| EXERCISE DETAILS |
Your output should contain every record, unchanged.
------ RECORDED INFORMATION ------
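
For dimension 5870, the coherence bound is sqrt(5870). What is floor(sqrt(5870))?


76^2 = 5776 <= 5870 < 5929 = 77^2, so 76 <= sqrt(5870) < 77.
floor(sqrt(5870)) = 76.

76


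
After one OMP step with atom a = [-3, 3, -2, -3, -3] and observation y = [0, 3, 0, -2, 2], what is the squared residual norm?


a^T a = 40.
a^T y = 9.
coeff = 9/40 = 9/40.
||r||^2 = 599/40.

599/40


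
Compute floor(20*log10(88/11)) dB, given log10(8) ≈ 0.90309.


||x||/||e|| = 88/11 = 8.
log10(8) ≈ 0.90309.
20*log10(||x||/||e||) ≈ 20*0.90309 = 18.0618.
floor(18.0618) = 18.

18


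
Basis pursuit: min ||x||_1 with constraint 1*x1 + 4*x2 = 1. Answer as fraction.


Axis intercepts:
  x1 = 1, x2 = 0: L1 = 1
  x1 = 0, x2 = 1/4: L1 = 1/4
x* = (0, 1/4)
||x*||_1 = 1/4.

1/4


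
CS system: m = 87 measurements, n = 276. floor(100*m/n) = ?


100*m/n = 100*87/276 ≈ 31.5217.
floor = 31.

31


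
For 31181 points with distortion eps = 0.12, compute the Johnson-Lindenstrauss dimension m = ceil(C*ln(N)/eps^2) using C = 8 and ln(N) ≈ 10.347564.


ln(31181) ≈ 10.347564.
eps^2 = 0.12^2 = 0.0144.
C*ln(N)/eps^2 ≈ 8*10.347564/0.0144 ≈ 5748.6467.
m = ceil(5748.6467) = 5749.

5749


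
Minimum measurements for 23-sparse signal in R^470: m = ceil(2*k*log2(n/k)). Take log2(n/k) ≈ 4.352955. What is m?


log2(n/k) = log2(470/23) ≈ 4.352955.
2*k*log2(n/k) ≈ 2*23*4.352955 = 200.23593.
m = ceil(200.23593) = 201.

201


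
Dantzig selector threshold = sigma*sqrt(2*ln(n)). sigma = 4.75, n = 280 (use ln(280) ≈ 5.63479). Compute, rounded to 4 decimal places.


ln(280) ≈ 5.63479.
2*ln(n) ≈ 11.26958.
sqrt(2*ln(n)) ≈ sqrt(11.26958) ≈ 3.35702.
threshold ≈ 4.75*3.35702 = 15.945845 ≈ 15.9458.

15.9458


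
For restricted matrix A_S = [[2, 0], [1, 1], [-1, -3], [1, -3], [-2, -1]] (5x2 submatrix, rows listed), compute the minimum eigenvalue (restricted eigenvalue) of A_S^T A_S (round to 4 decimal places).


A_S^T A_S = [[11, 3], [3, 20]].
trace = 31.
det = 211.
disc = trace^2 - 4*det = 961 - 4*211 = 117.
sqrt(117) ≈ 10.816654.
lam_min = (31 - sqrt(117))/2 ≈ (31 - 10.816654)/2 = 10.091673 ≈ 10.0917.

10.0917


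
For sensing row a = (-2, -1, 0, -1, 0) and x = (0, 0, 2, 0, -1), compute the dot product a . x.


Non-zero terms: ['0*2', '0*-1']
Products: [0, 0]
y = sum = 0.

0


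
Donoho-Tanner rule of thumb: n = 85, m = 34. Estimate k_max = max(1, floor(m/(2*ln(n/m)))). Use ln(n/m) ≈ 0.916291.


n/m = 85/34 = 5/2.
ln(n/m) ≈ 0.916291.
2*ln(n/m) ≈ 1.832582.
m/(2*ln(n/m)) ≈ 34/1.832582 ≈ 18.5531.
floor = 18.
k_max = max(1, 18) = 18.

18


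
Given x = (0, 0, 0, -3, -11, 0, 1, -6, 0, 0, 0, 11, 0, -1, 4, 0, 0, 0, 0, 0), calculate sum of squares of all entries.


Non-zero entries: [(3, -3), (4, -11), (6, 1), (7, -6), (11, 11), (13, -1), (14, 4)]
Squares: [9, 121, 1, 36, 121, 1, 16]
||x||_2^2 = sum = 305.

305


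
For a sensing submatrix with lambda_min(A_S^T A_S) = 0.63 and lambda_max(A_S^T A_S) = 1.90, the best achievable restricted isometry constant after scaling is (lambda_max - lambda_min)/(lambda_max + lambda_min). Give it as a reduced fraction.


lambda_max - lambda_min = 1.90 - 0.63 = 1.27.
lambda_max + lambda_min = 1.90 + 0.63 = 2.53.
delta = 1.27/2.53 = 127/253.

127/253


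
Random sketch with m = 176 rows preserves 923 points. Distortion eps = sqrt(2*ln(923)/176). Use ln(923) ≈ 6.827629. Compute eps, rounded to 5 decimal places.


ln(923) ≈ 6.827629.
2*ln(N)/m ≈ 2*6.827629/176 ≈ 0.07758669.
eps = sqrt(0.07758669) ≈ 0.2785439 ≈ 0.27854.

0.27854


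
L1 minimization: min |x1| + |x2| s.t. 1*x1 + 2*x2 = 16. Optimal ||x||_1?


Axis intercepts:
  x1 = 16, x2 = 0: L1 = 16
  x1 = 0, x2 = 8: L1 = 8
x* = (0, 8)
||x*||_1 = 8.

8


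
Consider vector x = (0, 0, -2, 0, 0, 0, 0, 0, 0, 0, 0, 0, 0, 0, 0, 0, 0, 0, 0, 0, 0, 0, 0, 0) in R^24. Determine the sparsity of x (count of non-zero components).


Non-zero positions: [2].
Sparsity = 1.

1


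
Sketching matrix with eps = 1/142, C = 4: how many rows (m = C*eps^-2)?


1/eps = 142.
(1/eps)^2 = 20164.
m = 4*20164 = 80656.

80656


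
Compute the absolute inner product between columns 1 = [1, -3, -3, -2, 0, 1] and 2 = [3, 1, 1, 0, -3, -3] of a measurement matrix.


Inner product: 1*3 + -3*1 + -3*1 + -2*0 + 0*-3 + 1*-3
Products: [3, -3, -3, 0, 0, -3]
Sum = -6.
|dot| = 6.

6


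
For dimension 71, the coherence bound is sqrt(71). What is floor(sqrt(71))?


8^2 = 64 <= 71 < 81 = 9^2, so 8 <= sqrt(71) < 9.
floor(sqrt(71)) = 8.

8


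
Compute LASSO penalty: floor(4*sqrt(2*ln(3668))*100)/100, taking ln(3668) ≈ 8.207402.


ln(3668) ≈ 8.207402.
2*ln(n) ≈ 16.414804.
sqrt(2*ln(n)) ≈ sqrt(16.414804) ≈ 4.051519.
lambda ≈ 4*4.051519 = 16.206076.
floor(lambda*100)/100 = 16.20.

16.20


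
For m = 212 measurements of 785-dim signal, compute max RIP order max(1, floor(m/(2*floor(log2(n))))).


floor(log2(785)) = 9.
2*9 = 18.
m/(2*floor(log2(n))) = 212/18 ≈ 11.7778.
floor = 11.
k = max(1, 11) = 11.

11


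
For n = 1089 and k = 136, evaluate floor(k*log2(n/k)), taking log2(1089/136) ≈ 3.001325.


log2(n/k) = log2(1089/136) ≈ 3.001325.
k*log2(n/k) ≈ 136*3.001325 = 408.1802.
floor(408.1802) = 408.

408


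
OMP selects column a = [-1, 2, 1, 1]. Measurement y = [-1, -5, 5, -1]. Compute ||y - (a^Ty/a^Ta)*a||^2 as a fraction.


a^T a = 7.
a^T y = -5.
coeff = -5/7 = -5/7.
||r||^2 = 339/7.

339/7


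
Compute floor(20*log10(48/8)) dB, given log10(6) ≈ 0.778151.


||x||/||e|| = 48/8 = 6.
log10(6) ≈ 0.778151.
20*log10(||x||/||e||) ≈ 20*0.778151 = 15.56302.
floor(15.56302) = 15.

15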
------
| SOLUTION |
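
For dimension 5870, the coherence bound is sqrt(5870). What is floor(sqrt(5870))?


76^2 = 5776 <= 5870 < 5929 = 77^2, so 76 <= sqrt(5870) < 77.
floor(sqrt(5870)) = 76.

76


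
After one OMP step with atom a = [-3, 3, -2, -3, -3] and observation y = [0, 3, 0, -2, 2], what is the squared residual norm?


a^T a = 40.
a^T y = 9.
coeff = 9/40 = 9/40.
||r||^2 = 599/40.

599/40


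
Compute floor(20*log10(88/11)) dB, given log10(8) ≈ 0.90309.


||x||/||e|| = 88/11 = 8.
log10(8) ≈ 0.90309.
20*log10(||x||/||e||) ≈ 20*0.90309 = 18.0618.
floor(18.0618) = 18.

18


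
Basis pursuit: min ||x||_1 with constraint 1*x1 + 4*x2 = 1. Answer as fraction.


Axis intercepts:
  x1 = 1, x2 = 0: L1 = 1
  x1 = 0, x2 = 1/4: L1 = 1/4
x* = (0, 1/4)
||x*||_1 = 1/4.

1/4


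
CS system: m = 87 measurements, n = 276. floor(100*m/n) = ?


100*m/n = 100*87/276 ≈ 31.5217.
floor = 31.

31


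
For 31181 points with distortion eps = 0.12, compute the Johnson-Lindenstrauss dimension m = ceil(C*ln(N)/eps^2) using C = 8 and ln(N) ≈ 10.347564.


ln(31181) ≈ 10.347564.
eps^2 = 0.12^2 = 0.0144.
C*ln(N)/eps^2 ≈ 8*10.347564/0.0144 ≈ 5748.6467.
m = ceil(5748.6467) = 5749.

5749


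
Minimum measurements for 23-sparse signal in R^470: m = ceil(2*k*log2(n/k)). Take log2(n/k) ≈ 4.352955. What is m?


log2(n/k) = log2(470/23) ≈ 4.352955.
2*k*log2(n/k) ≈ 2*23*4.352955 = 200.23593.
m = ceil(200.23593) = 201.

201


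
Dantzig selector threshold = sigma*sqrt(2*ln(n)). sigma = 4.75, n = 280 (use ln(280) ≈ 5.63479). Compute, rounded to 4 decimal places.


ln(280) ≈ 5.63479.
2*ln(n) ≈ 11.26958.
sqrt(2*ln(n)) ≈ sqrt(11.26958) ≈ 3.35702.
threshold ≈ 4.75*3.35702 = 15.945845 ≈ 15.9458.

15.9458


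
For restricted matrix A_S = [[2, 0], [1, 1], [-1, -3], [1, -3], [-2, -1]] (5x2 submatrix, rows listed), compute the minimum eigenvalue (restricted eigenvalue) of A_S^T A_S (round to 4 decimal places).


A_S^T A_S = [[11, 3], [3, 20]].
trace = 31.
det = 211.
disc = trace^2 - 4*det = 961 - 4*211 = 117.
sqrt(117) ≈ 10.816654.
lam_min = (31 - sqrt(117))/2 ≈ (31 - 10.816654)/2 = 10.091673 ≈ 10.0917.

10.0917


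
For sensing row a = (-2, -1, 0, -1, 0) and x = (0, 0, 2, 0, -1), compute the dot product a . x.


Non-zero terms: ['0*2', '0*-1']
Products: [0, 0]
y = sum = 0.

0


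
Donoho-Tanner rule of thumb: n = 85, m = 34. Estimate k_max = max(1, floor(m/(2*ln(n/m)))). Use ln(n/m) ≈ 0.916291.


n/m = 85/34 = 5/2.
ln(n/m) ≈ 0.916291.
2*ln(n/m) ≈ 1.832582.
m/(2*ln(n/m)) ≈ 34/1.832582 ≈ 18.5531.
floor = 18.
k_max = max(1, 18) = 18.

18


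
Given x = (0, 0, 0, -3, -11, 0, 1, -6, 0, 0, 0, 11, 0, -1, 4, 0, 0, 0, 0, 0), calculate sum of squares of all entries.


Non-zero entries: [(3, -3), (4, -11), (6, 1), (7, -6), (11, 11), (13, -1), (14, 4)]
Squares: [9, 121, 1, 36, 121, 1, 16]
||x||_2^2 = sum = 305.

305


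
For a sensing submatrix with lambda_min(A_S^T A_S) = 0.63 and lambda_max(A_S^T A_S) = 1.90, the best achievable restricted isometry constant after scaling is (lambda_max - lambda_min)/(lambda_max + lambda_min). Give it as a reduced fraction.


lambda_max - lambda_min = 1.90 - 0.63 = 1.27.
lambda_max + lambda_min = 1.90 + 0.63 = 2.53.
delta = 1.27/2.53 = 127/253.

127/253


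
Random sketch with m = 176 rows preserves 923 points. Distortion eps = sqrt(2*ln(923)/176). Use ln(923) ≈ 6.827629. Compute eps, rounded to 5 decimal places.


ln(923) ≈ 6.827629.
2*ln(N)/m ≈ 2*6.827629/176 ≈ 0.07758669.
eps = sqrt(0.07758669) ≈ 0.2785439 ≈ 0.27854.

0.27854


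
L1 minimization: min |x1| + |x2| s.t. 1*x1 + 2*x2 = 16. Optimal ||x||_1?


Axis intercepts:
  x1 = 16, x2 = 0: L1 = 16
  x1 = 0, x2 = 8: L1 = 8
x* = (0, 8)
||x*||_1 = 8.

8


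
Consider vector x = (0, 0, -2, 0, 0, 0, 0, 0, 0, 0, 0, 0, 0, 0, 0, 0, 0, 0, 0, 0, 0, 0, 0, 0) in R^24. Determine the sparsity of x (count of non-zero components).


Non-zero positions: [2].
Sparsity = 1.

1


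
Sketching matrix with eps = 1/142, C = 4: how many rows (m = C*eps^-2)?


1/eps = 142.
(1/eps)^2 = 20164.
m = 4*20164 = 80656.

80656


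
Compute the absolute inner product between columns 1 = [1, -3, -3, -2, 0, 1] and 2 = [3, 1, 1, 0, -3, -3] of a measurement matrix.


Inner product: 1*3 + -3*1 + -3*1 + -2*0 + 0*-3 + 1*-3
Products: [3, -3, -3, 0, 0, -3]
Sum = -6.
|dot| = 6.

6


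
For dimension 71, the coherence bound is sqrt(71). What is floor(sqrt(71))?


8^2 = 64 <= 71 < 81 = 9^2, so 8 <= sqrt(71) < 9.
floor(sqrt(71)) = 8.

8


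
Compute LASSO penalty: floor(4*sqrt(2*ln(3668))*100)/100, taking ln(3668) ≈ 8.207402.


ln(3668) ≈ 8.207402.
2*ln(n) ≈ 16.414804.
sqrt(2*ln(n)) ≈ sqrt(16.414804) ≈ 4.051519.
lambda ≈ 4*4.051519 = 16.206076.
floor(lambda*100)/100 = 16.20.

16.20


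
For m = 212 measurements of 785-dim signal, compute max RIP order max(1, floor(m/(2*floor(log2(n))))).


floor(log2(785)) = 9.
2*9 = 18.
m/(2*floor(log2(n))) = 212/18 ≈ 11.7778.
floor = 11.
k = max(1, 11) = 11.

11


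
For n = 1089 and k = 136, evaluate floor(k*log2(n/k)), taking log2(1089/136) ≈ 3.001325.


log2(n/k) = log2(1089/136) ≈ 3.001325.
k*log2(n/k) ≈ 136*3.001325 = 408.1802.
floor(408.1802) = 408.

408


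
OMP selects column a = [-1, 2, 1, 1]. Measurement y = [-1, -5, 5, -1]. Compute ||y - (a^Ty/a^Ta)*a||^2 as a fraction.


a^T a = 7.
a^T y = -5.
coeff = -5/7 = -5/7.
||r||^2 = 339/7.

339/7


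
Compute floor(20*log10(48/8)) dB, given log10(6) ≈ 0.778151.


||x||/||e|| = 48/8 = 6.
log10(6) ≈ 0.778151.
20*log10(||x||/||e||) ≈ 20*0.778151 = 15.56302.
floor(15.56302) = 15.

15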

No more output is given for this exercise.